■ **Task brief**: This exercise asks for every line of the material that includes the word "parent".

■ **Information shown**:
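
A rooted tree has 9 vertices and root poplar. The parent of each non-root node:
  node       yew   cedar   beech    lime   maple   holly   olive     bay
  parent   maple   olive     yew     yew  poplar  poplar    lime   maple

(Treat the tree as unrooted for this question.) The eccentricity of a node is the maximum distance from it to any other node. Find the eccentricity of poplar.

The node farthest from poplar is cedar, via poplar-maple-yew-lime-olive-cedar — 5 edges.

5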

■ **Answer space**:
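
A rooted tree has 9 vertices and root poplar. The parent of each non-root node:
  parent   maple   olive     yew     yew  poplar  poplar    lime   maple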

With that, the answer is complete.